Directions: Set down every entry again exactly as it stands below.

━━━━━ Data supplied

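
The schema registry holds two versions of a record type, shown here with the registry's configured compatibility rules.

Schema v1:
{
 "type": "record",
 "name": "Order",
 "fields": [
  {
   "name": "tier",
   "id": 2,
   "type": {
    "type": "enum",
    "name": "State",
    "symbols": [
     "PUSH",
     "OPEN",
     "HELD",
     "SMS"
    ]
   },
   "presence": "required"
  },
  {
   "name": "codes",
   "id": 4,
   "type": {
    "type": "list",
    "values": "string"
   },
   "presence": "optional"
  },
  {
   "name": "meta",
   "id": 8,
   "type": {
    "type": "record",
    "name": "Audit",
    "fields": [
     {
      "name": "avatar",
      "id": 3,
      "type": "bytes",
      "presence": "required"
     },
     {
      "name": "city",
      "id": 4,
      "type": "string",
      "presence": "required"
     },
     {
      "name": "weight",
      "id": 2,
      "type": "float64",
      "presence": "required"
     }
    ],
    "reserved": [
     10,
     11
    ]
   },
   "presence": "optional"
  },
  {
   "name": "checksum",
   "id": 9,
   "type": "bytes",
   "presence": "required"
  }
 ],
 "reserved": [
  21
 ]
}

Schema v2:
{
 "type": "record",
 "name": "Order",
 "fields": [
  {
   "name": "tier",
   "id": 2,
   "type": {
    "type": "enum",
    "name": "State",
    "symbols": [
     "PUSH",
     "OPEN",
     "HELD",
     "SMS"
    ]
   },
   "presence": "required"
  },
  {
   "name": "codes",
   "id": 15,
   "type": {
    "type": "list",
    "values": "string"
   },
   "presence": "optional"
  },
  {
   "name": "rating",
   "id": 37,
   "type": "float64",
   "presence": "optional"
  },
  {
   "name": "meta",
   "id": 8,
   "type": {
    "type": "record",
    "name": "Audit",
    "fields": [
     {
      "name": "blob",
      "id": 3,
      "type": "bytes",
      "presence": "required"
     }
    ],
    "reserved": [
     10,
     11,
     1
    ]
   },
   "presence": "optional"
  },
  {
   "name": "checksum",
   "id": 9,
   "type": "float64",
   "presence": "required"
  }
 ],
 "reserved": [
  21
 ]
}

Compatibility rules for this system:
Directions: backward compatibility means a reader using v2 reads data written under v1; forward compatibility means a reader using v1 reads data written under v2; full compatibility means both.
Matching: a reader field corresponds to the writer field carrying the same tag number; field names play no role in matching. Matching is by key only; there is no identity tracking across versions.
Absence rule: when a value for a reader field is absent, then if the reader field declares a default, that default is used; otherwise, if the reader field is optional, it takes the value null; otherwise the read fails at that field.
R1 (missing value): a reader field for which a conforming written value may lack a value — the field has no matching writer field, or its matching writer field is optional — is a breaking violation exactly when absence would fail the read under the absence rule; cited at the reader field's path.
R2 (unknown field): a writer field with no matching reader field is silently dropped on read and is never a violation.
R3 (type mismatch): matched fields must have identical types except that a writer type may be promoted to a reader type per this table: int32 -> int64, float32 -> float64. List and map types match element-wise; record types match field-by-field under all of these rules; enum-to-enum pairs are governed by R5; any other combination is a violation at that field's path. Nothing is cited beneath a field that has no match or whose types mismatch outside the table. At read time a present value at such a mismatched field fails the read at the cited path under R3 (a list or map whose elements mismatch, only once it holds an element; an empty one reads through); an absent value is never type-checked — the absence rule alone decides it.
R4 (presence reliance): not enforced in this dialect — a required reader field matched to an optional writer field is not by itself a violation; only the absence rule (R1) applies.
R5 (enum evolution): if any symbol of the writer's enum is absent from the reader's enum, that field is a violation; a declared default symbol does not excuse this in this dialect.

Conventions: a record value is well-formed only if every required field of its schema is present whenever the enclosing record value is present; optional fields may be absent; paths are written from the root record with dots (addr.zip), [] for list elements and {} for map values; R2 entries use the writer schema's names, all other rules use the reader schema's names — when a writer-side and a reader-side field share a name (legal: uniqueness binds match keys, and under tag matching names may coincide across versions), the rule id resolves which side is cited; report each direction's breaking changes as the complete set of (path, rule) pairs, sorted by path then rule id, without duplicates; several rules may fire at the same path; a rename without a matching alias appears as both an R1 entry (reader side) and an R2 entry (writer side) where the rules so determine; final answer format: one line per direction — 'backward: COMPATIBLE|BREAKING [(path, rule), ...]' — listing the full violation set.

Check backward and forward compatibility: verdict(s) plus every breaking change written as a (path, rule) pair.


the writer's type comes first in each Order pair
backward for Order (reader v2, writer v1):
  tier: State -> State, writer required; from tier
  codes has no writer counterpart
  rating has no writer counterpart
  meta: Audit -> Audit, writer optional; from meta
  checksum: bytes -> float64, writer required; from checksum
  writer codes: unknown to reader
  meta.blob: bytes -> bytes, writer required; from meta.avatar
  writer meta.city: unknown to reader
  writer meta.weight: unknown to reader
  rule R3 violated at checksum
  backward on Order therefore BREAKING (1)
forward for Order (reader v1, writer v2):
  tier: State -> State, writer required; from tier
  codes has no writer counterpart
  meta: Audit -> Audit, writer optional; from meta
  checksum: float64 -> bytes, writer required; from checksum
  writer codes: unknown to reader
  writer rating: unknown to reader
  meta.avatar: bytes -> bytes, writer required; from meta.blob
  meta.city has no writer counterpart
  meta.weight has no writer counterpart
  rule R3 violated at checksum
  rule R1 violated at meta.city
  rule R1 violated at meta.weight
  forward on Order therefore BREAKING (3)

backward: BREAKING [(checksum, R3)]; forward: BREAKING [(checksum, R3), (meta.city, R1), (meta.weight, R1)]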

━━━━━━━━━━

Your solution:
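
The schema registry holds two versions of a record type, shown here with the registry's configured compatibility rules.

Schema v1:
{
 "type": "record",
 "name": "Order",
 "fields": [
  {
   "name": "tier",
   "id": 2,
   "type": {
    "type": "enum",
    "name": "State",
    "symbols": [
     "PUSH",
     "OPEN",
     "HELD",
     "SMS"
    ]
   },
   "presence": "required"
  },
  {
   "name": "codes",
   "id": 4,
   "type": {
    "type": "list",
    "values": "string"
   },
   "presence": "optional"
  },
  {
   "name": "meta",
   "id": 8,
   "type": {
    "type": "record",
    "name": "Audit",
    "fields": [
     {
      "name": "avatar",
      "id": 3,
      "type": "bytes",
      "presence": "required"
     },
     {
      "name": "city",
      "id": 4,
      "type": "string",
      "presence": "required"
     },
     {
      "name": "weight",
      "id": 2,
      "type": "float64",
      "presence": "required"
     }
    ],
    "reserved": [
     10,
     11
    ]
   },
   "presence": "optional"
  },
  {
   "name": "checksum",
   "id": 9,
   "type": "bytes",
   "presence": "required"
  }
 ],
 "reserved": [
  21
 ]
}

Schema v2:
{
 "type": "record",
 "name": "Order",
 "fields": [
  {
   "name": "tier",
   "id": 2,
   "type": {
    "type": "enum",
    "name": "State",
    "symbols": [
     "PUSH",
     "OPEN",
     "HELD",
     "SMS"
    ]
   },
   "presence": "required"
  },
  {
   "name": "codes",
   "id": 15,
   "type": {
    "type": "list",
    "values": "string"
   },
   "presence": "optional"
  },
  {
   "name": "rating",
   "id": 37,
   "type": "float64",
   "presence": "optional"
  },
  {
   "name": "meta",
   "id": 8,
   "type": {
    "type": "record",
    "name": "Audit",
    "fields": [
     {
      "name": "blob",
      "id": 3,
      "type": "bytes",
      "presence": "required"
     }
    ],
    "reserved": [
     10,
     11,
     1
    ]
   },
   "presence": "optional"
  },
  {
   "name": "checksum",
   "id": 9,
   "type": "float64",
   "presence": "required"
  }
 ],
 "reserved": [
  21
 ]
}

Compatibility rules for this system:
Directions: backward compatibility means a reader using v2 reads data written under v1; forward compatibility means a reader using v1 reads data written under v2; full compatibility means both.
Matching: a reader field corresponds to the writer field carrying the same tag number; field names play no role in matching. Matching is by key only; there is no identity tracking across versions.
Absence rule: when a value for a reader field is absent, then if the reader field declares a default, that default is used; otherwise, if the reader field is optional, it takes the value null; otherwise the read fails at that field.
R1 (missing value): a reader field for which a conforming written value may lack a value — the field has no matching writer field, or its matching writer field is optional — is a breaking violation exactly when absence would fail the read under the absence rule; cited at the reader field's path.
R2 (unknown field): a writer field with no matching reader field is silently dropped on read and is never a violation.
R3 (type mismatch): matched fields must have identical types except that a writer type may be promoted to a reader type per this table: int32 -> int64, float32 -> float64. List and map types match element-wise; record types match field-by-field under all of these rules; enum-to-enum pairs are governed by R5; any other combination is a violation at that field's path. Nothing is cited beneath a field that has no match or whose types mismatch outside the table. At read time a present value at such a mismatched field fails the read at the cited path under R3 (a list or map whose elements mismatch, only once it holds an element; an empty one reads through); an absent value is never type-checked — the absence rule alone decides it.
R4 (presence reliance): not enforced in this dialect — a required reader field matched to an optional writer field is not by itself a violation; only the absence rule (R1) applies.
R5 (enum evolution): if any symbol of the writer's enum is absent from the reader's enum, that field is a violation; a declared default symbol does not excuse this in this dialect.

Conventions: a record value is well-formed only if every required field of its schema is present whenever the enclosing record value is present; optional fields may be absent; paths are written from the root record with dots (addr.zip), [] for list elements and {} for map values; R2 entries use the writer schema's names, all other rules use the reader schema's names — when a writer-side and a reader-side field share a name (legal: uniqueness binds match keys, and under tag matching names may coincide across versions), the rule id resolves which side is cited; report each direction's breaking changes as the complete set of (path, rule) pairs, sorted by path then rule id, without duplicates; several rules may fire at the same path; a rename without a matching alias appears as both an R1 entry (reader side) and an R2 entry (writer side) where the rules so determine; final answer format: one line per direction — 'backward: COMPATIBLE|BREAKING [(path, rule), ...]' — listing the full violation set.

Check backward and forward compatibility: verdict(s) plus every breaking change written as a (path, rule) pair.


the writer's type comes first in each Order pair
backward for Order (reader v2, writer v1):
  tier: State -> State, writer required; from tier
  codes has no writer counterpart
  rating has no writer counterpart
  meta: Audit -> Audit, writer optional; from meta
  checksum: bytes -> float64, writer required; from checksum
  writer codes: unknown to reader
  meta.blob: bytes -> bytes, writer required; from meta.avatar
  writer meta.city: unknown to reader
  writer meta.weight: unknown to reader
  rule R3 violated at checksum
  backward on Order therefore BREAKING (1)
forward for Order (reader v1, writer v2):
  tier: State -> State, writer required; from tier
  codes has no writer counterpart
  meta: Audit -> Audit, writer optional; from meta
  checksum: float64 -> bytes, writer required; from checksum
  writer codes: unknown to reader
  writer rating: unknown to reader
  meta.avatar: bytes -> bytes, writer required; from meta.blob
  meta.city has no writer counterpart
  meta.weight has no writer counterpart
  rule R3 violated at checksum
  rule R1 violated at meta.city
  rule R1 violated at meta.weight
  forward on Order therefore BREAKING (3)

backward: BREAKING [(checksum, R3)]; forward: BREAKING [(checksum, R3), (meta.city, R1), (meta.weight, R1)]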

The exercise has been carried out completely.